- Required action
Set down each entry exactly as it stands, without altering a single character.

- Dataset entries

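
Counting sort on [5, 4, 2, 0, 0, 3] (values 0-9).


Input: [5, 4, 2, 0, 0, 3]
Counts: [2, 0, 1, 1, 1, 1, 0, 0, 0, 0]

Sorted: [0, 0, 2, 3, 4, 5]


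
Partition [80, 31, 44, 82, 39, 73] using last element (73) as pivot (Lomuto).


Pivot: 73
  31 <= 73: swap -> [31, 80, 44, 82, 39, 73]
  44 <= 73: swap -> [31, 44, 80, 82, 39, 73]
  39 <= 73: swap -> [31, 44, 39, 82, 80, 73]
Place pivot at 3: [31, 44, 39, 73, 80, 82]

Partitioned: [31, 44, 39, 73, 80, 82]


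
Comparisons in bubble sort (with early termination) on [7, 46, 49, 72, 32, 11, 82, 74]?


Algorithm: bubble sort (with early termination)
Input: [7, 46, 49, 72, 32, 11, 82, 74]
Sorted: [7, 11, 32, 46, 49, 72, 74, 82]

25


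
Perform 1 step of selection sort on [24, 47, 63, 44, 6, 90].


Initial: [24, 47, 63, 44, 6, 90]
Step 1: min=6 at 4
  Swap: [6, 47, 63, 44, 24, 90]

After 1 step: [6, 47, 63, 44, 24, 90]


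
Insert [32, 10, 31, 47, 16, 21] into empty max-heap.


Insert 32: [32]
Insert 10: [32, 10]
Insert 31: [32, 10, 31]
Insert 47: [47, 32, 31, 10]
Insert 16: [47, 32, 31, 10, 16]
Insert 21: [47, 32, 31, 10, 16, 21]

Final heap: [47, 32, 31, 10, 16, 21]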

- Exercise result
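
Counting sort on [5, 4, 2, 0, 0, 3] (values 0-9).


Input: [5, 4, 2, 0, 0, 3]
Counts: [2, 0, 1, 1, 1, 1, 0, 0, 0, 0]

Sorted: [0, 0, 2, 3, 4, 5]


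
Partition [80, 31, 44, 82, 39, 73] using last element (73) as pivot (Lomuto).


Pivot: 73
  31 <= 73: swap -> [31, 80, 44, 82, 39, 73]
  44 <= 73: swap -> [31, 44, 80, 82, 39, 73]
  39 <= 73: swap -> [31, 44, 39, 82, 80, 73]
Place pivot at 3: [31, 44, 39, 73, 80, 82]

Partitioned: [31, 44, 39, 73, 80, 82]


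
Comparisons in bubble sort (with early termination) on [7, 46, 49, 72, 32, 11, 82, 74]?


Algorithm: bubble sort (with early termination)
Input: [7, 46, 49, 72, 32, 11, 82, 74]
Sorted: [7, 11, 32, 46, 49, 72, 74, 82]

25


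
Perform 1 step of selection sort on [24, 47, 63, 44, 6, 90].


Initial: [24, 47, 63, 44, 6, 90]
Step 1: min=6 at 4
  Swap: [6, 47, 63, 44, 24, 90]

After 1 step: [6, 47, 63, 44, 24, 90]


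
Insert [32, 10, 31, 47, 16, 21] into empty max-heap.


Insert 32: [32]
Insert 10: [32, 10]
Insert 31: [32, 10, 31]
Insert 47: [47, 32, 31, 10]
Insert 16: [47, 32, 31, 10, 16]
Insert 21: [47, 32, 31, 10, 16, 21]

Final heap: [47, 32, 31, 10, 16, 21]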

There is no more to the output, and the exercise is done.